→ WORK TO BE COMPLETED:
All lines of the entries with "During" in them must be listed.

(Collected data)

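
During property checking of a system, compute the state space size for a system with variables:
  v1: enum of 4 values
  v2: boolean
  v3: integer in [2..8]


State space = product of domain sizes of all variables.
Domain sizes:
  v1 (enum of 4 values): 4
  v2 (boolean): 2
  v3 (integer in [2..8]): 7
Product = 4 * 2 * 7 = 56

56


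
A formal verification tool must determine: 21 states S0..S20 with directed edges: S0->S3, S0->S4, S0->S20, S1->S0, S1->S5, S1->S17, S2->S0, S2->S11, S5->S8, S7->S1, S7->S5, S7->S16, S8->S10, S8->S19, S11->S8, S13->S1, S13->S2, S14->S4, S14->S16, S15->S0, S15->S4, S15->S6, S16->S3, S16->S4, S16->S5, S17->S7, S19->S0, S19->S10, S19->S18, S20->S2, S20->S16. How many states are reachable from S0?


BFS from S0:
  layer 0: {S0}
  layer 1: {S3, S4, S20}
  layer 2: {S2, S16}
  layer 3: {S5, S11}
  layer 4: {S8}
  layer 5: {S10, S19}
  layer 6: {S18}
Reachable set: {S0, S2, S3, S4, S5, S8, S10, S11, S16, S18, S19, S20}
Count = 12

12


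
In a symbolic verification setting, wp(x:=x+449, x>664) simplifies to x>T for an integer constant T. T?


Formula: wp(x:=E, P) = P[E/x] (substitute E for x in postcondition)
Step 1: Postcondition: x>664
Step 2: Substitute x+449 for x: x+449>664
Step 3: Solve for x: x > 664-449 = 215

215


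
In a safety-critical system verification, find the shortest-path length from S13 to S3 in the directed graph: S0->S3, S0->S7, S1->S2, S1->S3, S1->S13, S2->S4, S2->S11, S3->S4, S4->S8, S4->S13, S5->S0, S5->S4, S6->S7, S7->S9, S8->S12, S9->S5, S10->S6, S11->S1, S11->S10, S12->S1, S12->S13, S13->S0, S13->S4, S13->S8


BFS layer-by-layer from S13:
  dist 0: {S13}
  dist 1: {S0, S4, S8}
  dist 2: {S3, S7, S12}
  -> S3 reached at distance 2
Shortest path length = 2

2


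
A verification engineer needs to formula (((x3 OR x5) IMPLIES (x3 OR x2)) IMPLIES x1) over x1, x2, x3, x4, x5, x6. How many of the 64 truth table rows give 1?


Formula: (((x3 OR x5) IMPLIES (x3 OR x2)) IMPLIES x1) over 6 vars (64 rows)
Evaluate each row (x1, x2, x3, x4, x5, x6 as bits, MSB first):
  row 0 [000000]: (((0 OR 0) IMPLIES (0 OR 0)) IMPLIES 0) -> 0
  row 1 [000001]: (((0 OR 0) IMPLIES (0 OR 0)) IMPLIES 0) -> 0
  row 2 [000010]: (((0 OR 1) IMPLIES (0 OR 0)) IMPLIES 0) -> 1
  row 3 [000011]: (((0 OR 1) IMPLIES (0 OR 0)) IMPLIES 0) -> 1
  row 4 [000100]: (((0 OR 0) IMPLIES (0 OR 0)) IMPLIES 0) -> 0
  (every remaining row is evaluated the same way; all 64 results are listed next)
Full result column, 8 rows per line (x1,x2,x3 fixed per line; x4,x5,x6 runs 000..111 left to right):
  rows 0-7 [x1,x2,x3=000]: 00110011  (ones: 4)
  rows 8-15 [x1,x2,x3=001]: 00000000  (ones: 0)
  rows 16-23 [x1,x2,x3=010]: 00000000  (ones: 0)
  rows 24-31 [x1,x2,x3=011]: 00000000  (ones: 0)
  rows 32-39 [x1,x2,x3=100]: 11111111  (ones: 8)
  rows 40-47 [x1,x2,x3=101]: 11111111  (ones: 8)
  rows 48-55 [x1,x2,x3=110]: 11111111  (ones: 8)
  rows 56-63 [x1,x2,x3=111]: 11111111  (ones: 8)
Count of 1-rows = 4+0+0+0+8+8+8+8 = 36

36


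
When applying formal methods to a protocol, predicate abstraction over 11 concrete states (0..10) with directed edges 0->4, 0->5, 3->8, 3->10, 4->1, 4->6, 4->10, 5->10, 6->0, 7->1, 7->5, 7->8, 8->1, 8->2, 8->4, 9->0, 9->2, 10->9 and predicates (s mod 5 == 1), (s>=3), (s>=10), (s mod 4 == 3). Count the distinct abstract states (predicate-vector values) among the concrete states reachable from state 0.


BFS from 0:
Concrete reachable: {0, 1, 2, 4, 5, 6, 9, 10}
Abstract via predicates (s mod 5 == 1), (s>=3), (s>=10), (s mod 4 == 3):
  (0,0,0,0) <- {0, 2}
  (0,1,0,0) <- {4, 5, 9}
  (0,1,1,0) <- {10}
  (1,0,0,0) <- {1}
  (1,1,0,0) <- {6}
Distinct abstract states = 5

5


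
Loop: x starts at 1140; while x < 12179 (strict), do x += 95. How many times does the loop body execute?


Step 1: x goes from 1140 toward 12179 by 95; the body runs while x<12179, so iterations = ceil((bound-start)/step)
Step 2: Distance=11039
Step 3: ceil(11039/95)=117

117


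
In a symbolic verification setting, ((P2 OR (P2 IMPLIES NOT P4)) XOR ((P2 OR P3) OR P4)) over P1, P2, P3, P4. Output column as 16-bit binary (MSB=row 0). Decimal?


Formula: ((P2 OR (P2 IMPLIES NOT P4)) XOR ((P2 OR P3) OR P4)) over P1, P2, P3, P4 (16 rows)
Evaluate each row (bits = P1,P2,P3,P4, MSB first):
  row 0 [0000]: ((0 OR (0 IMPLIES NOT 0)) XOR ((0 OR 0) OR 0)) -> 1
  row 1 [0001]: ((0 OR (0 IMPLIES NOT 1)) XOR ((0 OR 0) OR 1)) -> 0
  row 2 [0010]: ((0 OR (0 IMPLIES NOT 0)) XOR ((0 OR 1) OR 0)) -> 0
  row 3 [0011]: ((0 OR (0 IMPLIES NOT 1)) XOR ((0 OR 1) OR 1)) -> 0
  row 4 [0100]: ((1 OR (1 IMPLIES NOT 0)) XOR ((1 OR 0) OR 0)) -> 0
  row 5 [0101]: ((1 OR (1 IMPLIES NOT 1)) XOR ((1 OR 0) OR 1)) -> 0
  row 6 [0110]: ((1 OR (1 IMPLIES NOT 0)) XOR ((1 OR 1) OR 0)) -> 0
  row 7 [0111]: ((1 OR (1 IMPLIES NOT 1)) XOR ((1 OR 1) OR 1)) -> 0
  row 8 [1000]: ((0 OR (0 IMPLIES NOT 0)) XOR ((0 OR 0) OR 0)) -> 1
  row 9 [1001]: ((0 OR (0 IMPLIES NOT 1)) XOR ((0 OR 0) OR 1)) -> 0
  row 10 [1010]: ((0 OR (0 IMPLIES NOT 0)) XOR ((0 OR 1) OR 0)) -> 0
  row 11 [1011]: ((0 OR (0 IMPLIES NOT 1)) XOR ((0 OR 1) OR 1)) -> 0
  row 12 [1100]: ((1 OR (1 IMPLIES NOT 0)) XOR ((1 OR 0) OR 0)) -> 0
  row 13 [1101]: ((1 OR (1 IMPLIES NOT 1)) XOR ((1 OR 0) OR 1)) -> 0
  row 14 [1110]: ((1 OR (1 IMPLIES NOT 0)) XOR ((1 OR 1) OR 0)) -> 0
  row 15 [1111]: ((1 OR (1 IMPLIES NOT 1)) XOR ((1 OR 1) OR 1)) -> 0
Full result column, 4 rows per line (P1,P2 fixed per line; P3,P4 runs 00..11 left to right):
  rows 0-3 [P1,P2=00]: 1000  = hex 8
  rows 4-7 [P1,P2=01]: 0000  = hex 0
  rows 8-11 [P1,P2=10]: 1000  = hex 8
  rows 12-15 [P1,P2=11]: 0000  = hex 0
Output column (row 0 .. row 15) = 1000000010000000
Output column grouped in 4s = 1000 0000 1000 0000 = 0x8080
Convert to decimal digit by digit (value = value*16 + digit):
  8 -> 8
  8*16 + 0 = 128
  128*16 + 8 = 2056
  2056*16 + 0 = 32896
Decimal = 32896

32896


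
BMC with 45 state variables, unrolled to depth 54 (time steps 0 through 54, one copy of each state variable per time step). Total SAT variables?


BMC unrolls to depth k, creating one copy of each state var for steps 0..k.
Step count = 54 + 1 = 55 (steps 0 through 54)
Vars per step = 45
Total = 45 * 55 = 2475

2475


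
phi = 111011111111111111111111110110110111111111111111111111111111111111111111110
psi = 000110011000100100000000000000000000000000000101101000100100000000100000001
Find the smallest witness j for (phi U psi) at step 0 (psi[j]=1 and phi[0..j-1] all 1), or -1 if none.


(phi U psi) at 0: need smallest j with psi[j]=1 and phi[i]=1 for all i in [0,j).
Scan from step 0:
  step 0: phi=1, psi=0 -> continue
  step 1: phi=1, psi=0 -> continue
  step 2: phi=1, psi=0 -> continue
  step 3: psi=1 and phi held for [0,3) -> witness found
Witness step = 3

3


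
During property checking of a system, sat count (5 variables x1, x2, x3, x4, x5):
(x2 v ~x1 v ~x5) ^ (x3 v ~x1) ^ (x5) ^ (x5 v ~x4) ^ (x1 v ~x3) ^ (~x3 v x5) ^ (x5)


CNF with 7 clauses over 5 vars (32 assignments).
An assignment satisfies CNF iff every clause has >=1 true literal.
Check each row (bits = x1,x2,x3,x4,x5; clause T/F shown):
  row 0 [00000]: clauses=TTFTTTF -> 0
  row 1 [00001]: clauses=TTTTTTT -> 1
  row 2 [00010]: clauses=TTFFTTF -> 0
  row 3 [00011]: clauses=TTTTTTT -> 1
  row 4 [00100]: clauses=TTFTFFF -> 0
  row 5 [00101]: clauses=TTTTFTT -> 0
  row 6 [00110]: clauses=TTFFFFF -> 0
  row 7 [00111]: clauses=TTTTFTT -> 0
  row 8 [01000]: clauses=TTFTTTF -> 0
  row 9 [01001]: clauses=TTTTTTT -> 1
  row 10 [01010]: clauses=TTFFTTF -> 0
  row 11 [01011]: clauses=TTTTTTT -> 1
  row 12 [01100]: clauses=TTFTFFF -> 0
  row 13 [01101]: clauses=TTTTFTT -> 0
  row 14 [01110]: clauses=TTFFFFF -> 0
  row 15 [01111]: clauses=TTTTFTT -> 0
  row 16 [10000]: clauses=TFFTTTF -> 0
  row 17 [10001]: clauses=FFTTTTT -> 0
  row 18 [10010]: clauses=TFFFTTF -> 0
  row 19 [10011]: clauses=FFTTTTT -> 0
  row 20 [10100]: clauses=TTFTTFF -> 0
  row 21 [10101]: clauses=FTTTTTT -> 0
  row 22 [10110]: clauses=TTFFTFF -> 0
  row 23 [10111]: clauses=FTTTTTT -> 0
  row 24 [11000]: clauses=TFFTTTF -> 0
  row 25 [11001]: clauses=TFTTTTT -> 0
  row 26 [11010]: clauses=TFFFTTF -> 0
  row 27 [11011]: clauses=TFTTTTT -> 0
  row 28 [11100]: clauses=TTFTTFF -> 0
  row 29 [11101]: clauses=TTTTTTT -> 1
  row 30 [11110]: clauses=TTFFTFF -> 0
  row 31 [11111]: clauses=TTTTTTT -> 1
Full result column, 8 rows per line (x1,x2 fixed per line; x3,x4,x5 runs 000..111 left to right):
  rows 0-7 [x1,x2=00]: 01010000  (ones: 2)
  rows 8-15 [x1,x2=01]: 01010000  (ones: 2)
  rows 16-23 [x1,x2=10]: 00000000  (ones: 0)
  rows 24-31 [x1,x2=11]: 00000101  (ones: 2)
Satisfying assignments = 2+2+0+2 = 6

6


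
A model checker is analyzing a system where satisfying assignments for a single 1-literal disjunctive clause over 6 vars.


Step 1: Total=2^6=64
Step 2: Unsat when all 1 false: 2^5=32
Step 3: Sat=64-32=32

32


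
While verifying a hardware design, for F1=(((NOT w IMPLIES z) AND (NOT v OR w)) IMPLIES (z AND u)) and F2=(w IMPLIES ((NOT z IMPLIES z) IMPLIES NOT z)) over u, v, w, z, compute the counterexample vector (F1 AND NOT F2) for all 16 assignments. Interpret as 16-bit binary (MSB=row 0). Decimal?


F1 = (((NOT w IMPLIES z) AND (NOT v OR w)) IMPLIES (z AND u))
F2 = (w IMPLIES ((NOT z IMPLIES z) IMPLIES NOT z))
Counterexample to F1=>F2 is where F1=1 and F2=0.
Evaluate each row (bits = u,v,w,z, MSB first):
  row 0 [0000]: F1=1 F2=1 -> F1&~F2 -> 0
  row 1 [0001]: F1=0 F2=1 -> F1&~F2 -> 0
  row 2 [0010]: F1=0 F2=1 -> F1&~F2 -> 0
  row 3 [0011]: F1=0 F2=0 -> F1&~F2 -> 0
  row 4 [0100]: F1=1 F2=1 -> F1&~F2 -> 0
  row 5 [0101]: F1=1 F2=1 -> F1&~F2 -> 0
  row 6 [0110]: F1=0 F2=1 -> F1&~F2 -> 0
  row 7 [0111]: F1=0 F2=0 -> F1&~F2 -> 0
  row 8 [1000]: F1=1 F2=1 -> F1&~F2 -> 0
  row 9 [1001]: F1=1 F2=1 -> F1&~F2 -> 0
  row 10 [1010]: F1=0 F2=1 -> F1&~F2 -> 0
  row 11 [1011]: F1=1 F2=0 -> F1&~F2 -> 1
  row 12 [1100]: F1=1 F2=1 -> F1&~F2 -> 0
  row 13 [1101]: F1=1 F2=1 -> F1&~F2 -> 0
  row 14 [1110]: F1=0 F2=1 -> F1&~F2 -> 0
  row 15 [1111]: F1=1 F2=0 -> F1&~F2 -> 1
Full result column, 4 rows per line (u,v fixed per line; w,z runs 00..11 left to right):
  rows 0-3 [u,v=00]: 0000  = hex 0
  rows 4-7 [u,v=01]: 0000  = hex 0
  rows 8-11 [u,v=10]: 0001  = hex 1
  rows 12-15 [u,v=11]: 0001  = hex 1
Counterexample vector (row 0 .. row 15) = 0000000000010001
Output column grouped in 4s = 0000 0000 0001 0001 = 0x0011
Convert to decimal digit by digit (value = value*16 + digit):
  0 -> 0
  0*16 + 0 = 0
  0*16 + 1 = 1
  1*16 + 1 = 17
Decimal = 17

17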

→ OUTPUT BELOW:
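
During property checking of a system, compute the state space size for a system with variables:
During property checking of a system, sat count (5 variables x1, x2, x3, x4, x5):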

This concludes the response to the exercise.